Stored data
----------------

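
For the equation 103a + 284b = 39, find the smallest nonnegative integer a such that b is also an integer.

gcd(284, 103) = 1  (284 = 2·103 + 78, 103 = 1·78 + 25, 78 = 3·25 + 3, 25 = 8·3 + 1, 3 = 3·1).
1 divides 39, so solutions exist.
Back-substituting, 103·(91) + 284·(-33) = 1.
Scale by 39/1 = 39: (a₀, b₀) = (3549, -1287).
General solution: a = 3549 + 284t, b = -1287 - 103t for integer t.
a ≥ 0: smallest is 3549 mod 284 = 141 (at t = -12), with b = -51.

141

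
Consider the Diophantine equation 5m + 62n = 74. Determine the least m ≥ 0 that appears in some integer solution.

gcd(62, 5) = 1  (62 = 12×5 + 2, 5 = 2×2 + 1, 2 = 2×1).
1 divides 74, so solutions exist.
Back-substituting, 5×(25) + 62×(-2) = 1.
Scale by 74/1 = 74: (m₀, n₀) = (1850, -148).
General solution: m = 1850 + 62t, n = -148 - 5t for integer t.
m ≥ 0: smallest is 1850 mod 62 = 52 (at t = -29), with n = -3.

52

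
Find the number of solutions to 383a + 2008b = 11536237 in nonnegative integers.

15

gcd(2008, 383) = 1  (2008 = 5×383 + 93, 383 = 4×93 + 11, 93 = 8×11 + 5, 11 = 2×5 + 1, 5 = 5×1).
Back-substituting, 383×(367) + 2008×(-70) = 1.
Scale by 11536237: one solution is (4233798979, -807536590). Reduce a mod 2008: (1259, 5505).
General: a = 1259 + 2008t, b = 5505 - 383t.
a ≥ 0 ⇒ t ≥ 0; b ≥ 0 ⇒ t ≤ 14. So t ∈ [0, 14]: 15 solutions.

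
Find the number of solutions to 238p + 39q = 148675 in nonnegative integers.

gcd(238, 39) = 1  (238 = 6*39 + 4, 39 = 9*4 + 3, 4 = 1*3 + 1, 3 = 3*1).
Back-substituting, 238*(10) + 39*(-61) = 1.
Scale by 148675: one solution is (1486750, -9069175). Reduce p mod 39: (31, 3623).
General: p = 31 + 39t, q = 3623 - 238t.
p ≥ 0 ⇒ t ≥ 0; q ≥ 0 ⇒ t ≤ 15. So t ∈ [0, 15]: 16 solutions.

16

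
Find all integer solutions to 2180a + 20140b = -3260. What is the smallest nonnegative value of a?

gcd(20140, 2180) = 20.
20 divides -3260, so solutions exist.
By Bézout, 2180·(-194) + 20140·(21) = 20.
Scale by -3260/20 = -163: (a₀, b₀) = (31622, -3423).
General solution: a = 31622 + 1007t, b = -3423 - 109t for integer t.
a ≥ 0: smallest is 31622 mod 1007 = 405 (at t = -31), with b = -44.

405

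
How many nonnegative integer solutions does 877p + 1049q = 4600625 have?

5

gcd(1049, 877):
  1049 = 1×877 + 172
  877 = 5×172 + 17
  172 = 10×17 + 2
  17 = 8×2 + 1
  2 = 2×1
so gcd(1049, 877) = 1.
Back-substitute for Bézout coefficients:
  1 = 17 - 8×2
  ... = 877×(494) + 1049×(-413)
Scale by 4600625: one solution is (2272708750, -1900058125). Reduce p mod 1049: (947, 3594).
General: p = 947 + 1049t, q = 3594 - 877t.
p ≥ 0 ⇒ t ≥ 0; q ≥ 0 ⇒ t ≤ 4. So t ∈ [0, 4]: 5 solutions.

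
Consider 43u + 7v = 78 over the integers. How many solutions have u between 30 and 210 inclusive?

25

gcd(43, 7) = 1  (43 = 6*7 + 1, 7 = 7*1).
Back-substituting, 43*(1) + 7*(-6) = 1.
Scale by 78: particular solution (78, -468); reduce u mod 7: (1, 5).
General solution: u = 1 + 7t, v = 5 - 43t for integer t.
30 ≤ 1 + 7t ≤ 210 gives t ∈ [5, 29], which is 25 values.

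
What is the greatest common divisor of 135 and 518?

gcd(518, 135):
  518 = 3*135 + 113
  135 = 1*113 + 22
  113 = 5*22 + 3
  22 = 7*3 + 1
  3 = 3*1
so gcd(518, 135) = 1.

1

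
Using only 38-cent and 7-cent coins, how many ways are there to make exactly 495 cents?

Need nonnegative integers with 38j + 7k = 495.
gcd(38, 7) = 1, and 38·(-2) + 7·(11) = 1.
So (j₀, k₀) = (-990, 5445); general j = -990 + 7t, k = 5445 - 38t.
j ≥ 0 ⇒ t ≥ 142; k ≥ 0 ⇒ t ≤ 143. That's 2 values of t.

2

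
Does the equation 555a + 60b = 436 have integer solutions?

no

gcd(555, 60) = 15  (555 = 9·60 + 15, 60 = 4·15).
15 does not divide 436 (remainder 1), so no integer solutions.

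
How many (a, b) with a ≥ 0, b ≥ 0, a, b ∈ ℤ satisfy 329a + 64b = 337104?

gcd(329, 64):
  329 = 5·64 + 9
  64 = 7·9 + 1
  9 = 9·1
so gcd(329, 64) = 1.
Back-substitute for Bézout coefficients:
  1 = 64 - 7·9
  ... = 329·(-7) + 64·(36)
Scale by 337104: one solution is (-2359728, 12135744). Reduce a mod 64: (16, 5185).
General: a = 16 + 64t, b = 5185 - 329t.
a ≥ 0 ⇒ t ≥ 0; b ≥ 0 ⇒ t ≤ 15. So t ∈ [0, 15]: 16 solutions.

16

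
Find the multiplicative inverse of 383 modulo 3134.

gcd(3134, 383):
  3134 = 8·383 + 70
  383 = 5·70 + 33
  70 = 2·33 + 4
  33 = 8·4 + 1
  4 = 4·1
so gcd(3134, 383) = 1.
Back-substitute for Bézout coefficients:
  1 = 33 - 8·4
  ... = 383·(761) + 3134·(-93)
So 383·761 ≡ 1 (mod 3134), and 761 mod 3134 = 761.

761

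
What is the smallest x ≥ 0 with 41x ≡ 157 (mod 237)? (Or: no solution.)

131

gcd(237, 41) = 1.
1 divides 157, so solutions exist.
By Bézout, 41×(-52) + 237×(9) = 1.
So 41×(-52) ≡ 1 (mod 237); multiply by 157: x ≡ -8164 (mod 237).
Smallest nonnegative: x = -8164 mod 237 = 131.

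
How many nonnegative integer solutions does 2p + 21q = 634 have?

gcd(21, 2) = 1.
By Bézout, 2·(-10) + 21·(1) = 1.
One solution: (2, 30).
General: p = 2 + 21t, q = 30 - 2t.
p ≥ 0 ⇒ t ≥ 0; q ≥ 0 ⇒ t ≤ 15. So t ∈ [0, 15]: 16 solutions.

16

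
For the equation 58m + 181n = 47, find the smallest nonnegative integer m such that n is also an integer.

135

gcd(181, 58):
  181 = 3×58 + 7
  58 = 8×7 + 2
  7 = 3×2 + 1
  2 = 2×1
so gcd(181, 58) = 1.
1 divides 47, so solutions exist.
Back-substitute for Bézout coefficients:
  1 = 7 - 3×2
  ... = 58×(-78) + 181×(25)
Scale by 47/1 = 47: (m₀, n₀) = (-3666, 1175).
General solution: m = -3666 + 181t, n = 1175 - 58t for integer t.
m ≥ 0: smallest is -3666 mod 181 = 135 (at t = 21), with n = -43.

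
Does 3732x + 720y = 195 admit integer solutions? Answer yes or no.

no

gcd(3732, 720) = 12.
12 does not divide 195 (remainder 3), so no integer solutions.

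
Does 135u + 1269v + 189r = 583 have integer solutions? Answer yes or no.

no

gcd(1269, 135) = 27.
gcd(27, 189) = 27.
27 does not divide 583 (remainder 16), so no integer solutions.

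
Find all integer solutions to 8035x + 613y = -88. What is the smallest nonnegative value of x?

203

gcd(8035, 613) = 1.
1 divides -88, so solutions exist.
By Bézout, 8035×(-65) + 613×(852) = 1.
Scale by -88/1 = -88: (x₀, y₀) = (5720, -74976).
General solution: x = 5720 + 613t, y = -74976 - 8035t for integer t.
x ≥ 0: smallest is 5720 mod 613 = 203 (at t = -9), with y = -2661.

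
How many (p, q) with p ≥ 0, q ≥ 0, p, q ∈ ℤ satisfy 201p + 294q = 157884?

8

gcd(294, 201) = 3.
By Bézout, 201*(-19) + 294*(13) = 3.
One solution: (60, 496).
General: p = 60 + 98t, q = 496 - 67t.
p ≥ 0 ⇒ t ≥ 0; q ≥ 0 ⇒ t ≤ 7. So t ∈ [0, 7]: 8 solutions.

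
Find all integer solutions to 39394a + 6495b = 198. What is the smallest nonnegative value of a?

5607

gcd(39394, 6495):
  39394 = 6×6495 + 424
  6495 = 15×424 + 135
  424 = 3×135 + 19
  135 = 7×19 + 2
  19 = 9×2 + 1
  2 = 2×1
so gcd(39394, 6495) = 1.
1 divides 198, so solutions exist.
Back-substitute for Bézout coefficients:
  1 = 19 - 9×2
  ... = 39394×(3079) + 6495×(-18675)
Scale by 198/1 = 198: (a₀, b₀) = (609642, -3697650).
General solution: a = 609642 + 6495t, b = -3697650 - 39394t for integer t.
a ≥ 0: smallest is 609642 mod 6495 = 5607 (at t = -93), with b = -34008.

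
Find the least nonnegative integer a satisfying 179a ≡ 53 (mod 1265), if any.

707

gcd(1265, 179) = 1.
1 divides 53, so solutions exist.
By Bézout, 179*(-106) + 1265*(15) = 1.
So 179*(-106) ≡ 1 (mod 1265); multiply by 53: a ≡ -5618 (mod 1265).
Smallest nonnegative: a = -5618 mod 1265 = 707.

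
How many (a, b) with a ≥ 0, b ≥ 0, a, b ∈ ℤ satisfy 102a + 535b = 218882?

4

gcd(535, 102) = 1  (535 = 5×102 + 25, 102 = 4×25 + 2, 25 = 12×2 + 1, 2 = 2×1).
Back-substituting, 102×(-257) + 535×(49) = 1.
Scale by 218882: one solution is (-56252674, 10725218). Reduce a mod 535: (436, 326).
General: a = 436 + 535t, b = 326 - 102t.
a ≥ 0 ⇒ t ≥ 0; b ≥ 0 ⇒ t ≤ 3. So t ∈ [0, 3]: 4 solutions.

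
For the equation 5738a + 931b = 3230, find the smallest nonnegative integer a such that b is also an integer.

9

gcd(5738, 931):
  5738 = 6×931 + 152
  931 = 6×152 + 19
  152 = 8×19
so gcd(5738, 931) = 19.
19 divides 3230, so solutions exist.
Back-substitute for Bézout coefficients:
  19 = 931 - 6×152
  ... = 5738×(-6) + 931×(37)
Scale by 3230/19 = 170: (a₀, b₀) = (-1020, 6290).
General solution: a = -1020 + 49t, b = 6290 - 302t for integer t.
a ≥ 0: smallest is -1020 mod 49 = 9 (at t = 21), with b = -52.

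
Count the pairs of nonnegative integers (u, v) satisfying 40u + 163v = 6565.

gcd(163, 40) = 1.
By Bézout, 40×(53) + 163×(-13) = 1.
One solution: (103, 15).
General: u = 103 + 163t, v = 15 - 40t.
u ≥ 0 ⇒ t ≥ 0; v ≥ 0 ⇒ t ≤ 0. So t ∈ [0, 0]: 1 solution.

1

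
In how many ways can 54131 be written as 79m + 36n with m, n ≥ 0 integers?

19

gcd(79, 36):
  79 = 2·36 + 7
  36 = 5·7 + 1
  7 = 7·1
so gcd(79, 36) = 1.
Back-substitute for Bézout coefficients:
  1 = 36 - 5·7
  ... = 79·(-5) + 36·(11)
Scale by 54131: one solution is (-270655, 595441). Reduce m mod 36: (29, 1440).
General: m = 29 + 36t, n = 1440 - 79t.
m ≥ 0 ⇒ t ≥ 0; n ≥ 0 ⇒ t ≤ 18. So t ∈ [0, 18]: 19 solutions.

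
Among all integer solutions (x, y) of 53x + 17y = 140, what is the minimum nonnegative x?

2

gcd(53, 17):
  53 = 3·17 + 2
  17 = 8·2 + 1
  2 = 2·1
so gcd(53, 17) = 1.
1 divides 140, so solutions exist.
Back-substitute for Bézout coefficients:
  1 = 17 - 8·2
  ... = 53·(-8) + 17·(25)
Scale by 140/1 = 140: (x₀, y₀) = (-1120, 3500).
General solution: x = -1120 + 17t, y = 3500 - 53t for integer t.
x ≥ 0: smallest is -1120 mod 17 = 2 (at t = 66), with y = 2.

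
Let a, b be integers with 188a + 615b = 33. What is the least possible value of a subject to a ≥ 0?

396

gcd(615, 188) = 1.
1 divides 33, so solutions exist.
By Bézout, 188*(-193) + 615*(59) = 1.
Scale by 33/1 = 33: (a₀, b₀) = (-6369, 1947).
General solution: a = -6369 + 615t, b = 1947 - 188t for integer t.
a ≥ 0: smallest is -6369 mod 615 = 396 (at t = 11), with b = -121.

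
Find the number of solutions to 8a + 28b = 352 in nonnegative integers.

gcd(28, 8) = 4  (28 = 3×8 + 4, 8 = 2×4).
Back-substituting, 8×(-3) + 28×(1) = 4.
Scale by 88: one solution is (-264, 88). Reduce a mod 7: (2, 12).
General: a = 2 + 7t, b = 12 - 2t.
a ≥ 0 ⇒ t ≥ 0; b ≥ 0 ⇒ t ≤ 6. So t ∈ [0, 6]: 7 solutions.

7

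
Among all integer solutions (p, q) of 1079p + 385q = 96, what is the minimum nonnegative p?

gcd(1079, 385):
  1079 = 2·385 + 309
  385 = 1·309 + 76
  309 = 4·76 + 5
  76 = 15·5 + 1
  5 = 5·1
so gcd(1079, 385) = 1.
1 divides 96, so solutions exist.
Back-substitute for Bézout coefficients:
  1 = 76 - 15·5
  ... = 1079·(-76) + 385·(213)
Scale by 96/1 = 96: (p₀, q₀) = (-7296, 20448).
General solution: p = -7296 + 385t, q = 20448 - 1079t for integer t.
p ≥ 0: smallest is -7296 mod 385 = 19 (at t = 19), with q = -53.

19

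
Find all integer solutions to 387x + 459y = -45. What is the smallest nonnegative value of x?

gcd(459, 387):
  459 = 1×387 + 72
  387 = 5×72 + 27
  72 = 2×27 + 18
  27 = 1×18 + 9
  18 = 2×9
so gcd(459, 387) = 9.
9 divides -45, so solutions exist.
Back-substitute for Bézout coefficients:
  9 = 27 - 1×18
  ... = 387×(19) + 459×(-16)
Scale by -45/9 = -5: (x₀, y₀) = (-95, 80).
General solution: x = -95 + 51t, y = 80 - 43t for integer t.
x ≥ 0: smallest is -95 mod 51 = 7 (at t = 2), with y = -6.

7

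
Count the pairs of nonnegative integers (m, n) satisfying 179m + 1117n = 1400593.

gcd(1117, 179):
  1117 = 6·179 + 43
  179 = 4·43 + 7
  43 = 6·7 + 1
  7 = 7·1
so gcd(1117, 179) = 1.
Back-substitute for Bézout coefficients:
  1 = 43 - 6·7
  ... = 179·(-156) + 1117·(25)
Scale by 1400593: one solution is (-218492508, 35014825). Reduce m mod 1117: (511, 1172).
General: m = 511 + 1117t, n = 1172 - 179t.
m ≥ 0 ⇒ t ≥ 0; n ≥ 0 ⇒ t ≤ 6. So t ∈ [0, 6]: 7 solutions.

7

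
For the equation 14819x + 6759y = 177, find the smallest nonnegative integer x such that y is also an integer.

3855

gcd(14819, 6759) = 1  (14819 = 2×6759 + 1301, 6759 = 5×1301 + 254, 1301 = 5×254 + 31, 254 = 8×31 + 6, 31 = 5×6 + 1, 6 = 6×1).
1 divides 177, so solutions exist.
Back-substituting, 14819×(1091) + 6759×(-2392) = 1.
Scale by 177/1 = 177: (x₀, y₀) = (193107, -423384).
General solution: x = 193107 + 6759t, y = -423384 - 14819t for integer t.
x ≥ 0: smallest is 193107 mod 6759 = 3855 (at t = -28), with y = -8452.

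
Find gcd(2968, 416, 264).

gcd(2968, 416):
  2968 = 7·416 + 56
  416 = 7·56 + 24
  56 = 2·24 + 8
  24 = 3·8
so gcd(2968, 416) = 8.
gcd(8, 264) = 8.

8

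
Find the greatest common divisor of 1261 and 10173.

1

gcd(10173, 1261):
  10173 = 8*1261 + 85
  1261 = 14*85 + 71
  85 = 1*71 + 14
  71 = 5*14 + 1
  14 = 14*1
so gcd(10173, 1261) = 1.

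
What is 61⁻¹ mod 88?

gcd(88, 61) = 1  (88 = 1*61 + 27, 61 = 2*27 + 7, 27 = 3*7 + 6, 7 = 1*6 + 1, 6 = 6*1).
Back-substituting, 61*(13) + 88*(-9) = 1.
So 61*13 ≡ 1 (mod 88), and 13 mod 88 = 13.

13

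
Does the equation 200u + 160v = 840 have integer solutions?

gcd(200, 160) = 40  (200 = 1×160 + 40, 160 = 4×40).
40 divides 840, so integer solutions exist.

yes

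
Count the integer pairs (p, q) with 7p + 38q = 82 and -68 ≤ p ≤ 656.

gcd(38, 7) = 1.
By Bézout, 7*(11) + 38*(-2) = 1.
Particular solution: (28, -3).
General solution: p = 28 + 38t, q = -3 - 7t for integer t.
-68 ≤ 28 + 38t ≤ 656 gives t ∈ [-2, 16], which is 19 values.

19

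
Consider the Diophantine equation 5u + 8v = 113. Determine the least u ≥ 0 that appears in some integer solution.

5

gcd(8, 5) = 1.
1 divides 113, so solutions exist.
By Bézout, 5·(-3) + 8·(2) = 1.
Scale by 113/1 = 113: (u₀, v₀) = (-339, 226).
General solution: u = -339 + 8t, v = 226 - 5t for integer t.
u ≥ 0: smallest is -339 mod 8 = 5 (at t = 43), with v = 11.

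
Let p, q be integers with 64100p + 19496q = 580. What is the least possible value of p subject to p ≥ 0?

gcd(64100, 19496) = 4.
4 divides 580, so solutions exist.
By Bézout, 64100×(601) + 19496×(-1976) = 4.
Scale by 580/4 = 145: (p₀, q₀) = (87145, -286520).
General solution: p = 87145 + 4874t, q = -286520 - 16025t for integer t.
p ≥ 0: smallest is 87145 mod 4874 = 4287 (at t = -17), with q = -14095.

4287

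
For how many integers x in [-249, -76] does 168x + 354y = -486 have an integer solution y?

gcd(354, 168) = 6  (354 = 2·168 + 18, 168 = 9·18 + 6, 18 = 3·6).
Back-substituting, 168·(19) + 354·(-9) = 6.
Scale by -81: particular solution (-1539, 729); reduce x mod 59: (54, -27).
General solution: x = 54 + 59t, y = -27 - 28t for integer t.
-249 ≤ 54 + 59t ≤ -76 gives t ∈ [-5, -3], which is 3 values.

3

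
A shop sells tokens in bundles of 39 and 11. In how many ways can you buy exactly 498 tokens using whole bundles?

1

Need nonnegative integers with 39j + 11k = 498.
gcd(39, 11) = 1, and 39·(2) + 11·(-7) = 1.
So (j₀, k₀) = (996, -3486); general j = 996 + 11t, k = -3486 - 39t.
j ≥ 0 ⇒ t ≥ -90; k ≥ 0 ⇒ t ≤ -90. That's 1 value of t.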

----------------

Your task is to restate, word for word, each line from the one that includes "For how many" to the end of the records, with both ends included and nothing else.

## Output of the task
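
For how many integers x in [-249, -76] does 168x + 354y = -486 have an integer solution y?

gcd(354, 168) = 6  (354 = 2·168 + 18, 168 = 9·18 + 6, 18 = 3·6).
Back-substituting, 168·(19) + 354·(-9) = 6.
Scale by -81: particular solution (-1539, 729); reduce x mod 59: (54, -27).
General solution: x = 54 + 59t, y = -27 - 28t for integer t.
-249 ≤ 54 + 59t ≤ -76 gives t ∈ [-5, -3], which is 3 values.

3

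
A shop sells tokens in bundles of 39 and 11. In how many ways can you buy exactly 498 tokens using whole bundles?

1

Need nonnegative integers with 39j + 11k = 498.
gcd(39, 11) = 1, and 39·(2) + 11·(-7) = 1.
So (j₀, k₀) = (996, -3486); general j = 996 + 11t, k = -3486 - 39t.
j ≥ 0 ⇒ t ≥ -90; k ≥ 0 ⇒ t ≤ -90. That's 1 value of t.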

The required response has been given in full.